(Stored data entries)
▬▬▬▬▬▬▬▬▬▬

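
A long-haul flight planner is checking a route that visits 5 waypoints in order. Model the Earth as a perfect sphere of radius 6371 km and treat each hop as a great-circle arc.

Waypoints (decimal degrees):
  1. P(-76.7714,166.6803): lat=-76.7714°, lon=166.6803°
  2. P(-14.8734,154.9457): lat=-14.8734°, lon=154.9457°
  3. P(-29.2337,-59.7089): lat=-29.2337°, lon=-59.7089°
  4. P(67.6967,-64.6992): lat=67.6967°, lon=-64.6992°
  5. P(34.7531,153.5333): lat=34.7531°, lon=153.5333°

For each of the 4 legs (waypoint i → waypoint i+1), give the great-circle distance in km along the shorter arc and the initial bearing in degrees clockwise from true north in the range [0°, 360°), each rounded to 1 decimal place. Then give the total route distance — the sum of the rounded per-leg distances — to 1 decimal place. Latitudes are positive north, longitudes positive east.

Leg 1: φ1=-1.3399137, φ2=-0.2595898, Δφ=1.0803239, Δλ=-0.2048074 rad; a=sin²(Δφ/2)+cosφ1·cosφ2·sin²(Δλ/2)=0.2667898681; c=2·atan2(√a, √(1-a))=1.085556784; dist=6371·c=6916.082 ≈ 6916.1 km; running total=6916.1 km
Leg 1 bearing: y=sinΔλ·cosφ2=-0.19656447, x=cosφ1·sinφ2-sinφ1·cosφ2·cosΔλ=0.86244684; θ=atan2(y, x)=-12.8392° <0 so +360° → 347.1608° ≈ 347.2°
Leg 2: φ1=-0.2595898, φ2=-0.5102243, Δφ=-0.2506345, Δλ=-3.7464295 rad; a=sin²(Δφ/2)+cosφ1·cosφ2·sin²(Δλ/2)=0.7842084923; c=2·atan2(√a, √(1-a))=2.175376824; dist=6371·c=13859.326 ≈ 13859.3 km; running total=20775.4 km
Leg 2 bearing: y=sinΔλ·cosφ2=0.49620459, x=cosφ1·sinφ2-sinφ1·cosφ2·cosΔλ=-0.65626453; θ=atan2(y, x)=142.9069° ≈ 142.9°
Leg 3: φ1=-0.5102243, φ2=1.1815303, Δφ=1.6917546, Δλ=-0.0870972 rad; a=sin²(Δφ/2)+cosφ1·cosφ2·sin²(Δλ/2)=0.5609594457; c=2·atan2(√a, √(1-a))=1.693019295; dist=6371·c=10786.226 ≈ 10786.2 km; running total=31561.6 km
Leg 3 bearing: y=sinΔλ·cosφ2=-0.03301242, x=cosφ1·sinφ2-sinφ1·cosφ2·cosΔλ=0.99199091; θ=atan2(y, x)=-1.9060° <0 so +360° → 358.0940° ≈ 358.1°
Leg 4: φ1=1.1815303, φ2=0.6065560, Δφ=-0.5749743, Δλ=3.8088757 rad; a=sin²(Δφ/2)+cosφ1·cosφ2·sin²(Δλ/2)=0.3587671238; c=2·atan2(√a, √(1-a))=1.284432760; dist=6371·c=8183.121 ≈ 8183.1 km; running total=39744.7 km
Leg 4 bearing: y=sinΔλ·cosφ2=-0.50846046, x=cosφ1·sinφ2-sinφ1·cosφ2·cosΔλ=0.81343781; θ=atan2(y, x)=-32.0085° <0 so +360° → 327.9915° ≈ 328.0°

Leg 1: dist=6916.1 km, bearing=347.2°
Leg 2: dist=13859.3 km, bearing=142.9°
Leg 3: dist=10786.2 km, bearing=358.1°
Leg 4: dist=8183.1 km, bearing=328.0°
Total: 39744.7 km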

▬▬▬▬▬▬▬▬▬▬

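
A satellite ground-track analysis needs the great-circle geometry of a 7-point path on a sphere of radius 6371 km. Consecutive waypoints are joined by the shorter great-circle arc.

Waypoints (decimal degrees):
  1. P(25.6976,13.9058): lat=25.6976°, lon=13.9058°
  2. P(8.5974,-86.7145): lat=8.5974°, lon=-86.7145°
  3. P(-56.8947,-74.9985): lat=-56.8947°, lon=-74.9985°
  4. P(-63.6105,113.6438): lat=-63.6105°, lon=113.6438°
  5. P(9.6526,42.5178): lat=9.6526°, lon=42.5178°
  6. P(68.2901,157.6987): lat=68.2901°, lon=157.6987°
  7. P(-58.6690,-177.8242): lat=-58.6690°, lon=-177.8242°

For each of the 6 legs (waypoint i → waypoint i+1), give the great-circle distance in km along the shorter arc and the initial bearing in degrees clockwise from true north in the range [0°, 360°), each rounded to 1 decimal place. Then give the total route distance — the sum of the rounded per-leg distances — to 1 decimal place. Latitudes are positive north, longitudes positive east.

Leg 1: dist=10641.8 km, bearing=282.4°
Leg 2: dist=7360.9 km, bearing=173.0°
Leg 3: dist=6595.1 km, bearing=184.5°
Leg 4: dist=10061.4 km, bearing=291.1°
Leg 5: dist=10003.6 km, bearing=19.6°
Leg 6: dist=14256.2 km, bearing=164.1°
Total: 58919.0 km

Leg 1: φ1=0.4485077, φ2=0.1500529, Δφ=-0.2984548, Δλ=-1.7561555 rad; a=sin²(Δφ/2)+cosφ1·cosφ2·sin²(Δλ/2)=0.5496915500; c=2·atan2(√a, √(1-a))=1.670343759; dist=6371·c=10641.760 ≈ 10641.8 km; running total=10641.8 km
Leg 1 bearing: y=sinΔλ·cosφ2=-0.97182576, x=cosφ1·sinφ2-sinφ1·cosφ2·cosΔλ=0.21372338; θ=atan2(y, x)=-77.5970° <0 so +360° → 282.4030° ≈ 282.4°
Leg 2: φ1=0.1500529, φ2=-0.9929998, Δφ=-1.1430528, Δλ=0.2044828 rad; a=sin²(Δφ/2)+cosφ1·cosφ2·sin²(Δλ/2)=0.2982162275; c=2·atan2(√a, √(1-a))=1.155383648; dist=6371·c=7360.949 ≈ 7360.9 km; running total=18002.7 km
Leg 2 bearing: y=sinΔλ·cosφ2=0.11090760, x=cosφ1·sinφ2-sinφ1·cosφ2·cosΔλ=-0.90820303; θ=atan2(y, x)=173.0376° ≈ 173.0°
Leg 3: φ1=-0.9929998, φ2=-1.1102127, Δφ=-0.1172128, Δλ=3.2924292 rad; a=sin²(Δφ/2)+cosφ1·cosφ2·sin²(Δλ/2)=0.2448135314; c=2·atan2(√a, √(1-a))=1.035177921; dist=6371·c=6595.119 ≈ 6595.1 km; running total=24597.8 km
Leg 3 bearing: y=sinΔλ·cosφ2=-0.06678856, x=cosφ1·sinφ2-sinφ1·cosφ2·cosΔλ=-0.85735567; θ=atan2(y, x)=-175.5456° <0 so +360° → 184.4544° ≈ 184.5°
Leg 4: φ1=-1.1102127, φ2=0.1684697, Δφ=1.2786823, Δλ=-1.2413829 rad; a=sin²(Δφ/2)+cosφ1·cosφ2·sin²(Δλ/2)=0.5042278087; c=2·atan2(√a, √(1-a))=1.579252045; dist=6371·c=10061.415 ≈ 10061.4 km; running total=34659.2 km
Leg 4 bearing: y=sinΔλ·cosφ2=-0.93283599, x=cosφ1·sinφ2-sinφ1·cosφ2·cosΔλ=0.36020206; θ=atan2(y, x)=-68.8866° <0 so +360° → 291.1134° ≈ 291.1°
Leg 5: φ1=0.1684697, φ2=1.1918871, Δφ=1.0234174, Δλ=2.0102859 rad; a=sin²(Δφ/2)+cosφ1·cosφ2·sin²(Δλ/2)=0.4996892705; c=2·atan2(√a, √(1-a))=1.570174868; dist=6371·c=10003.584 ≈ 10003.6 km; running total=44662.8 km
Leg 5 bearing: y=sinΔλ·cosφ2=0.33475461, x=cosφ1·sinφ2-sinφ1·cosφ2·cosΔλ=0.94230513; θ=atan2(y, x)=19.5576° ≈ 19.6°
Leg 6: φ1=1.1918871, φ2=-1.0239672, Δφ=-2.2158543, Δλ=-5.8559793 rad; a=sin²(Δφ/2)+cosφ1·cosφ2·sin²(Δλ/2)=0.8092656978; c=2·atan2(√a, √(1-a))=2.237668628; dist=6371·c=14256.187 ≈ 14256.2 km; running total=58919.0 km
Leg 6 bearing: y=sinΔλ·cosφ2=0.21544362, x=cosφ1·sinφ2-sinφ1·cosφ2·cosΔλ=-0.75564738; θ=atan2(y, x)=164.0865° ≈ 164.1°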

▬▬▬▬▬▬▬▬▬▬

● **TASK INSTRUCTIONS**: Starting at the line that contains "A long-haul flight" and stopping after the line that contains "5. P(34.7531,153.5333): lat=34.7531°, lon=153.5333°", write out every line exactly as it appears above, and no other line.

● **TASK RESPONSE**:
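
A long-haul flight planner is checking a route that visits 5 waypoints in order. Model the Earth as a perfect sphere of radius 6371 km and treat each hop as a great-circle arc.

Waypoints (decimal degrees):
  1. P(-76.7714,166.6803): lat=-76.7714°, lon=166.6803°
  2. P(-14.8734,154.9457): lat=-14.8734°, lon=154.9457°
  3. P(-29.2337,-59.7089): lat=-29.2337°, lon=-59.7089°
  4. P(67.6967,-64.6992): lat=67.6967°, lon=-64.6992°
  5. P(34.7531,153.5333): lat=34.7531°, lon=153.5333°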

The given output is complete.